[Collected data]
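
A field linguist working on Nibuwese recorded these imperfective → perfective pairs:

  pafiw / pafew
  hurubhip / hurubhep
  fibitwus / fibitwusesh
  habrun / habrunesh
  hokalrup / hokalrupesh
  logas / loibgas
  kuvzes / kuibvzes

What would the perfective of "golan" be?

goiblan

hurubhip and hokalrup both end in -p yet inflect differently (hurubhep, hokalrupesh), so the final letter is not what conditions the rule; the last vowel is.
"golan" has last vowel 'a'. The one such stem in the data (logas → loibgas) inserts -ib- after the first vowel (as does kuvzes), so the same rule applies.
So golan → goiblan.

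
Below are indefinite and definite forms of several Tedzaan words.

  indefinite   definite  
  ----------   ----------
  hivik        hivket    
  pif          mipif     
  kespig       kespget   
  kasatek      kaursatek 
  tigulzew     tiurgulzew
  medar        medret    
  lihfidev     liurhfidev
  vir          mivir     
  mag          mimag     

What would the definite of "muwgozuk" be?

muurwgozuk

"muwgozuk" has 3 vowels. The stems with 3 vowels (lihfidev → liurhfidev, tigulzew → tiurgulzew, kasatek → kaursatek) insert -ur- after the first vowel.
The other patterns: stems with 1 vowel add the prefix mi-; stems with 2 vowels delete the last vowel and add -et.
So muwgozuk → muurwgozuk.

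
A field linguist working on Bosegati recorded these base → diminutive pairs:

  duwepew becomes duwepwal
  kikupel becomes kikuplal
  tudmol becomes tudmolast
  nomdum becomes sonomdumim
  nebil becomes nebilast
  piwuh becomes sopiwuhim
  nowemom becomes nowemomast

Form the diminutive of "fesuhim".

fesuhimast

tudmol and kikupel both end in -l yet inflect differently (tudmolast, kikuplal), so the final letter is not what conditions the rule; the last vowel is.
"fesuhim" has last vowel 'i'. The one such stem in the data (nebil → nebilast) adds -ast, so the same rule applies.
The other patterns: stems whose last vowel is 'e' delete the last vowel and add -al; stems whose last vowel is 'u' add so- … -im around the stem.
So fesuhim → fesuhimast.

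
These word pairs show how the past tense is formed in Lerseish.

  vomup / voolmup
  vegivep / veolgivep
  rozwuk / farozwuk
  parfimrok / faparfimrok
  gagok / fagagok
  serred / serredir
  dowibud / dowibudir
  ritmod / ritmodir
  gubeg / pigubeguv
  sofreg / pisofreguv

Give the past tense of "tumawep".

tuolmawep

vomup and rozwuk both have last vowel 'u' yet inflect differently (voolmup, farozwuk), so the last vowel is not what conditions the rule; the final letter is.
"tumawep" ends in -p. The stems ending in -p (vomup → voolmup, vegivep → veolgivep) insert -ol- after the first vowel.
So tumawep → tuolmawep.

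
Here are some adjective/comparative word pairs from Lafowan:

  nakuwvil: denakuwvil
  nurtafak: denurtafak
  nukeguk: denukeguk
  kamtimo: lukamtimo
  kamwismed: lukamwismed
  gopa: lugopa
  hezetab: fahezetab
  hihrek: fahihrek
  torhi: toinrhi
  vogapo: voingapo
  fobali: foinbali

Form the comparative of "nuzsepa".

"nuzsepa" begins with n-. The stems beginning with n- (nakuwvil → denakuwvil, nurtafak → denurtafak, nukeguk → denukeguk) add the prefix de-.
The other patterns: stems beginning with g- or k- add the prefix lu-; stems beginning with h- add the prefix fa-; stems beginning with f-, t- or v- insert -in- after the first vowel.
So nuzsepa → denuzsepa.

denuzsepa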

[The task]
Please give only the number of lines above that contain "field".

[Task response]
2